§ **Problem statement**:
Transcribe the lines from the start of the data below through the line with "Closed set: (5,5), (6,5), (7,5)", word for word and nothing more.
----------------------------------------
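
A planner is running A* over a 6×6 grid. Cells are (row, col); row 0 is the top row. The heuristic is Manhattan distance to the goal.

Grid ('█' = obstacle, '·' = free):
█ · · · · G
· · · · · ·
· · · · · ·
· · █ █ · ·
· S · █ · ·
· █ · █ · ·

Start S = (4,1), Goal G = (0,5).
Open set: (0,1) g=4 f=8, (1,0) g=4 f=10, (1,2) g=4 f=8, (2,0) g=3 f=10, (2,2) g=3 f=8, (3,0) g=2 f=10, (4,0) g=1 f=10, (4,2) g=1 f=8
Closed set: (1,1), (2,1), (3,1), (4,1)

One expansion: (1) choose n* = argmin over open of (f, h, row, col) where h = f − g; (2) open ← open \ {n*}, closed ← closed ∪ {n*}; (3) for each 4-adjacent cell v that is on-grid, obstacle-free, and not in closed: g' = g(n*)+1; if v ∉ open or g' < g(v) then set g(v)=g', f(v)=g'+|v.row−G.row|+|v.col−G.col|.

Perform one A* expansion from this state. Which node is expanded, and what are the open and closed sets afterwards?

step 1: expand (0,1) (f=8, h=4) → closed; open now [(0,2) g=5 f=8, (1,0) g=4 f=10, (1,2) g=4 f=8, (2,0) g=3 f=10, (2,2) g=3 f=8, (3,0) g=2 f=10, (4,0) g=1 f=10, (4,2) g=1 f=8]

expanded=(0,1); open=[(0,2) g=5 f=8, (1,0) g=4 f=10, (1,2) g=4 f=8, (2,0) g=3 f=10, (2,2) g=3 f=8, (3,0) g=2 f=10, (4,0) g=1 f=10, (4,2) g=1 f=8]; closed=[(0,1), (1,1), (2,1), (3,1), (4,1)]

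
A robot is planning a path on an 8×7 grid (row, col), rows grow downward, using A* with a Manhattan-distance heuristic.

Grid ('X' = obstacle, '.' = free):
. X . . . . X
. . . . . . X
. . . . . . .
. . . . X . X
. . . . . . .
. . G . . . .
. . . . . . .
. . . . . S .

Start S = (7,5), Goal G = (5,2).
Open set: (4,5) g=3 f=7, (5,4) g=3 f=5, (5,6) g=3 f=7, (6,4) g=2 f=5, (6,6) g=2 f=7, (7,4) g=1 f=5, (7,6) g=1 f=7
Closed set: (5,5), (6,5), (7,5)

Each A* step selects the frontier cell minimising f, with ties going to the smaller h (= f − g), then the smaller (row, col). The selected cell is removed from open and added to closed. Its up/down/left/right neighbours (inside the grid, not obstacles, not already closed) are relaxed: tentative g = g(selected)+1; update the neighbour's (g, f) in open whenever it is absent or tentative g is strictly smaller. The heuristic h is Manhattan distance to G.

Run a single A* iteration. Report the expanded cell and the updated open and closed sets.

expanded=(5,4); open=[(4,4) g=4 f=7, (4,5) g=3 f=7, (5,3) g=4 f=5, (5,6) g=3 f=7, (6,4) g=2 f=5, (6,6) g=2 f=7, (7,4) g=1 f=5, (7,6) g=1 f=7]; closed=[(5,4), (5,5), (6,5), (7,5)]

step 1: expand (5,4) (f=5, h=2) → closed; open now [(4,4) g=4 f=7, (4,5) g=3 f=7, (5,3) g=4 f=5, (5,6) g=3 f=7, (6,4) g=2 f=5, (6,6) g=2 f=7, (7,4) g=1 f=5, (7,6) g=1 f=7]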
----------------------------------------
§ **Response to this task**:
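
A planner is running A* over a 6×6 grid. Cells are (row, col); row 0 is the top row. The heuristic is Manhattan distance to the goal.

Grid ('█' = obstacle, '·' = free):
█ · · · · G
· · · · · ·
· · · · · ·
· · █ █ · ·
· S · █ · ·
· █ · █ · ·

Start S = (4,1), Goal G = (0,5).
Open set: (0,1) g=4 f=8, (1,0) g=4 f=10, (1,2) g=4 f=8, (2,0) g=3 f=10, (2,2) g=3 f=8, (3,0) g=2 f=10, (4,0) g=1 f=10, (4,2) g=1 f=8
Closed set: (1,1), (2,1), (3,1), (4,1)

One expansion: (1) choose n* = argmin over open of (f, h, row, col) where h = f − g; (2) open ← open \ {n*}, closed ← closed ∪ {n*}; (3) for each 4-adjacent cell v that is on-grid, obstacle-free, and not in closed: g' = g(n*)+1; if v ∉ open or g' < g(v) then set g(v)=g', f(v)=g'+|v.row−G.row|+|v.col−G.col|.

Perform one A* expansion from this state. Which node is expanded, and what are the open and closed sets afterwards?

step 1: expand (0,1) (f=8, h=4) → closed; open now [(0,2) g=5 f=8, (1,0) g=4 f=10, (1,2) g=4 f=8, (2,0) g=3 f=10, (2,2) g=3 f=8, (3,0) g=2 f=10, (4,0) g=1 f=10, (4,2) g=1 f=8]

expanded=(0,1); open=[(0,2) g=5 f=8, (1,0) g=4 f=10, (1,2) g=4 f=8, (2,0) g=3 f=10, (2,2) g=3 f=8, (3,0) g=2 f=10, (4,0) g=1 f=10, (4,2) g=1 f=8]; closed=[(0,1), (1,1), (2,1), (3,1), (4,1)]

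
A robot is planning a path on an 8×7 grid (row, col), rows grow downward, using A* with a Manhattan-distance heuristic.

Grid ('X' = obstacle, '.' = free):
. X . . . . X
. . . . . . X
. . . . . . .
. . . . X . X
. . . . . . .
. . G . . . .
. . . . . . .
. . . . . S .

Start S = (7,5), Goal G = (5,2).
Open set: (4,5) g=3 f=7, (5,4) g=3 f=5, (5,6) g=3 f=7, (6,4) g=2 f=5, (6,6) g=2 f=7, (7,4) g=1 f=5, (7,6) g=1 f=7
Closed set: (5,5), (6,5), (7,5)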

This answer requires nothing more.